▶ **Records supplied**
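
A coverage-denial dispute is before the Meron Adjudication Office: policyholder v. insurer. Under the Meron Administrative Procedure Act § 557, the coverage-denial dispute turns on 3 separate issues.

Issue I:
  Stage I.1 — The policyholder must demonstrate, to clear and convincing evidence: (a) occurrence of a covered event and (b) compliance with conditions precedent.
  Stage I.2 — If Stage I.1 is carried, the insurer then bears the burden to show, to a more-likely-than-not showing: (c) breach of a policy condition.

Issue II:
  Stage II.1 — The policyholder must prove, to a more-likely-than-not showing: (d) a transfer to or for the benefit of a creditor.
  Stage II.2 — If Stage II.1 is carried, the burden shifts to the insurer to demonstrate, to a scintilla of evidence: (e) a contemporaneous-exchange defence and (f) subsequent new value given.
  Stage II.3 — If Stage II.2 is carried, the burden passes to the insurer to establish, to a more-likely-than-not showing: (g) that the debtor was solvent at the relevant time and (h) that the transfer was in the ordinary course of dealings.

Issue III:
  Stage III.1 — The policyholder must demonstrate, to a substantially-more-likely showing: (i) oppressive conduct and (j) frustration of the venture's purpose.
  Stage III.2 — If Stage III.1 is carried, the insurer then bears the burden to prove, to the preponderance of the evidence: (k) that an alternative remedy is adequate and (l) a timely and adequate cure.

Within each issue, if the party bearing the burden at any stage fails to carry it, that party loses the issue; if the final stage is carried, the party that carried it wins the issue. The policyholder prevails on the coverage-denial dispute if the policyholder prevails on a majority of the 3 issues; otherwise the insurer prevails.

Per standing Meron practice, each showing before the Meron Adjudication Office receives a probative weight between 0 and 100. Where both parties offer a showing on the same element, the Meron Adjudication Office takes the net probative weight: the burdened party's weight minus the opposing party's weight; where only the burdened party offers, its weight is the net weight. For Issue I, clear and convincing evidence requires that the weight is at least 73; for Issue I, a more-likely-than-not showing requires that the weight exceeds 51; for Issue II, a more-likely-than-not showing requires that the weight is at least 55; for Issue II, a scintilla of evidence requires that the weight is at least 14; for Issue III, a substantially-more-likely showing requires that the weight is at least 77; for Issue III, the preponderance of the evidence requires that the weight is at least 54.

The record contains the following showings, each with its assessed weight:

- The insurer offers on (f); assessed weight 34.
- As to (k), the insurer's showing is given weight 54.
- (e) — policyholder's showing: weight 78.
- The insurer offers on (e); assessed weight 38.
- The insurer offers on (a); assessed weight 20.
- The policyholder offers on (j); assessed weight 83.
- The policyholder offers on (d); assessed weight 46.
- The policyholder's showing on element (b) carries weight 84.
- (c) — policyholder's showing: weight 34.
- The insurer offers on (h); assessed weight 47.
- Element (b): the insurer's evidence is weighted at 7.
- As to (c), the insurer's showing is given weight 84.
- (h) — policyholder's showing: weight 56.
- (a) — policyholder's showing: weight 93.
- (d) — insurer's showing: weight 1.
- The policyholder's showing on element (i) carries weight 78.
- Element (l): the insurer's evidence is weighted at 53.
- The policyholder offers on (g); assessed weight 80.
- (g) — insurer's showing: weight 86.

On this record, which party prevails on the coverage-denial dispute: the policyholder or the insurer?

policyholder

— Issue I —
At Stage I.1 the policyholder must meet clear and convincing evidence (weight is at least 73): on (a) the weight is 93 less the opposing 20 gives net 73, which does reach 73, so (a) meets the standard; on (b) the weight is 84 less the opposing 7 gives net 77, which does reach 73, so (b) meets the standard.
  The policyholder carries Stage I.1; the insurer now bears the burden.
At Stage I.2 the insurer must meet a more-likely-than-not showing (weight exceeds 51): on (c) the weight is 84 less the opposing 34 gives net 50, ≤ 51, so (c) does not meet the standard.
  Stage I.2 not carried; the insurer fails its burden.
The analysis ends at Stage I.2; the policyholder prevails on this issue.
— Issue II —
At Stage II.1 the policyholder must meet a more-likely-than-not showing (weight is at least 55): on (d) the weight is 46 less the opposing 1 gives net 45, < 55, so (d) does not meet the standard.
  Not every element is met, so the policyholder fails to carry Stage II.1.
The analysis ends at Stage II.1; the insurer prevails on this issue.
— Issue III —
Stage III.1 (policyholder, a substantially-more-likely showing, weight is at least 77): (i) 78 ≥ 77 — meets; (j) 83 ≥ 77 — meets.
  Stage III.1 is satisfied; the onus moves to the insurer.
Stage III.2 (insurer, the preponderance of the evidence, weight is at least 54): (k) 54 ≥ 54 — meets; (l) 53 < 54 — fails.
  Not every element is met, so the insurer fails to carry Stage III.2.
The analysis ends at Stage III.2; the policyholder prevails on this issue.
Per-issue: Issue I → policyholder; Issue II → insurer; Issue III → policyholder. The policyholder must prevail on a majority of issues; overall, the policyholder prevails.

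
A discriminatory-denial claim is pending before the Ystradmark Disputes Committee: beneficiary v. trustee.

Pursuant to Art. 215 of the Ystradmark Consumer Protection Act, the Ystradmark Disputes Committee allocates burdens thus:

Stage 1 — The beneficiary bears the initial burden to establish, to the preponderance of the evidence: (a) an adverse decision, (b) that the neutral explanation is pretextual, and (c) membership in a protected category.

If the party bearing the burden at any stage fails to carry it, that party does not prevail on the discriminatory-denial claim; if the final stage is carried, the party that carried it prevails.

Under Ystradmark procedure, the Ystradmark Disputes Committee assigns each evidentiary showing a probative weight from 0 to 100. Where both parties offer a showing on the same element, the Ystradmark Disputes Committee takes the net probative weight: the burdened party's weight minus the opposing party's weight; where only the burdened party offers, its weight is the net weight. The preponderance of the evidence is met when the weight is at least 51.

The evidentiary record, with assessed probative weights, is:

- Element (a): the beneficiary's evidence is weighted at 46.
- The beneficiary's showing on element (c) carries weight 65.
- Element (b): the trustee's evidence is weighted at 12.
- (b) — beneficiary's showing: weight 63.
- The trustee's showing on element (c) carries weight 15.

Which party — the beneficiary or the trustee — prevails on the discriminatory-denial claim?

trustee

Stage 1 — burden on beneficiary; standard: the preponderance of the evidence (weight is at least 51).
    (a): 46 < 51 [not met]
    (b): 63 − 12 = 51 ≥ 51 [met]
    (c): 65 − 15 = 50 < 51 [not met]
  The beneficiary does not carry Stage 1.
The analysis ends at Stage 1; the trustee prevails.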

▶ **Aim of the exercise**
A complete and exact transcription of the material is required.

▶ **Answer box**
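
A coverage-denial dispute is before the Meron Adjudication Office: policyholder v. insurer. Under the Meron Administrative Procedure Act § 557, the coverage-denial dispute turns on 3 separate issues.

Issue I:
  Stage I.1 — The policyholder must demonstrate, to clear and convincing evidence: (a) occurrence of a covered event and (b) compliance with conditions precedent.
  Stage I.2 — If Stage I.1 is carried, the insurer then bears the burden to show, to a more-likely-than-not showing: (c) breach of a policy condition.

Issue II:
  Stage II.1 — The policyholder must prove, to a more-likely-than-not showing: (d) a transfer to or for the benefit of a creditor.
  Stage II.2 — If Stage II.1 is carried, the burden shifts to the insurer to demonstrate, to a scintilla of evidence: (e) a contemporaneous-exchange defence and (f) subsequent new value given.
  Stage II.3 — If Stage II.2 is carried, the burden passes to the insurer to establish, to a more-likely-than-not showing: (g) that the debtor was solvent at the relevant time and (h) that the transfer was in the ordinary course of dealings.

Issue III:
  Stage III.1 — The policyholder must demonstrate, to a substantially-more-likely showing: (i) oppressive conduct and (j) frustration of the venture's purpose.
  Stage III.2 — If Stage III.1 is carried, the insurer then bears the burden to prove, to the preponderance of the evidence: (k) that an alternative remedy is adequate and (l) a timely and adequate cure.

Within each issue, if the party bearing the burden at any stage fails to carry it, that party loses the issue; if the final stage is carried, the party that carried it wins the issue. The policyholder prevails on the coverage-denial dispute if the policyholder prevails on a majority of the 3 issues; otherwise the insurer prevails.

Per standing Meron practice, each showing before the Meron Adjudication Office receives a probative weight between 0 and 100. Where both parties offer a showing on the same element, the Meron Adjudication Office takes the net probative weight: the burdened party's weight minus the opposing party's weight; where only the burdened party offers, its weight is the net weight. For Issue I, clear and convincing evidence requires that the weight is at least 73; for Issue I, a more-likely-than-not showing requires that the weight exceeds 51; for Issue II, a more-likely-than-not showing requires that the weight is at least 55; for Issue II, a scintilla of evidence requires that the weight is at least 14; for Issue III, a substantially-more-likely showing requires that the weight is at least 77; for Issue III, the preponderance of the evidence requires that the weight is at least 54.

The record contains the following showings, each with its assessed weight:

- The insurer offers on (f); assessed weight 34.
- As to (k), the insurer's showing is given weight 54.
- (e) — policyholder's showing: weight 78.
- The insurer offers on (e); assessed weight 38.
- The insurer offers on (a); assessed weight 20.
- The policyholder offers on (j); assessed weight 83.
- The policyholder offers on (d); assessed weight 46.
- The policyholder's showing on element (b) carries weight 84.
- (c) — policyholder's showing: weight 34.
- The insurer offers on (h); assessed weight 47.
- Element (b): the insurer's evidence is weighted at 7.
- As to (c), the insurer's showing is given weight 84.
- (h) — policyholder's showing: weight 56.
- (a) — policyholder's showing: weight 93.
- (d) — insurer's showing: weight 1.
- The policyholder's showing on element (i) carries weight 78.
- Element (l): the insurer's evidence is weighted at 53.
- The policyholder offers on (g); assessed weight 80.
- (g) — insurer's showing: weight 86.

On this record, which party prevails on the coverage-denial dispute: the policyholder or the insurer?

policyholder

— Issue I —
At Stage I.1 the policyholder must meet clear and convincing evidence (weight is at least 73): on (a) the weight is 93 less the opposing 20 gives net 73, which does reach 73, so (a) meets the standard; on (b) the weight is 84 less the opposing 7 gives net 77, which does reach 73, so (b) meets the standard.
  The policyholder carries Stage I.1; the insurer now bears the burden.
At Stage I.2 the insurer must meet a more-likely-than-not showing (weight exceeds 51): on (c) the weight is 84 less the opposing 34 gives net 50, ≤ 51, so (c) does not meet the standard.
  Stage I.2 not carried; the insurer fails its burden.
The analysis ends at Stage I.2; the policyholder prevails on this issue.
— Issue II —
At Stage II.1 the policyholder must meet a more-likely-than-not showing (weight is at least 55): on (d) the weight is 46 less the opposing 1 gives net 45, < 55, so (d) does not meet the standard.
  Not every element is met, so the policyholder fails to carry Stage II.1.
The analysis ends at Stage II.1; the insurer prevails on this issue.
— Issue III —
Stage III.1 (policyholder, a substantially-more-likely showing, weight is at least 77): (i) 78 ≥ 77 — meets; (j) 83 ≥ 77 — meets.
  Stage III.1 is satisfied; the onus moves to the insurer.
Stage III.2 (insurer, the preponderance of the evidence, weight is at least 54): (k) 54 ≥ 54 — meets; (l) 53 < 54 — fails.
  Not every element is met, so the insurer fails to carry Stage III.2.
The analysis ends at Stage III.2; the policyholder prevails on this issue.
Per-issue: Issue I → policyholder; Issue II → insurer; Issue III → policyholder. The policyholder must prevail on a majority of issues; overall, the policyholder prevails.

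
A discriminatory-denial claim is pending before the Ystradmark Disputes Committee: beneficiary v. trustee.

Pursuant to Art. 215 of the Ystradmark Consumer Protection Act, the Ystradmark Disputes Committee allocates burdens thus:

Stage 1 — The beneficiary bears the initial burden to establish, to the preponderance of the evidence: (a) an adverse decision, (b) that the neutral explanation is pretextual, and (c) membership in a protected category.

If the party bearing the burden at any stage fails to carry it, that party does not prevail on the discriminatory-denial claim; if the final stage is carried, the party that carried it prevails.

Under Ystradmark procedure, the Ystradmark Disputes Committee assigns each evidentiary showing a probative weight from 0 to 100. Where both parties offer a showing on the same element, the Ystradmark Disputes Committee takes the net probative weight: the burdened party's weight minus the opposing party's weight; where only the burdened party offers, its weight is the net weight. The preponderance of the evidence is met when the weight is at least 51.

The evidentiary record, with assessed probative weights, is:

- Element (a): the beneficiary's evidence is weighted at 46.
- The beneficiary's showing on element (c) carries weight 65.
- Element (b): the trustee's evidence is weighted at 12.
- (b) — beneficiary's showing: weight 63.
- The trustee's showing on element (c) carries weight 15.

Which party — the beneficiary or the trustee — prevails on the discriminatory-denial claim?

trustee

Stage 1 — burden on beneficiary; standard: the preponderance of the evidence (weight is at least 51).
    (a): 46 < 51 [not met]
    (b): 63 − 12 = 51 ≥ 51 [met]
    (c): 65 − 15 = 50 < 51 [not met]
  The beneficiary does not carry Stage 1.
The analysis ends at Stage 1; the trustee prevails.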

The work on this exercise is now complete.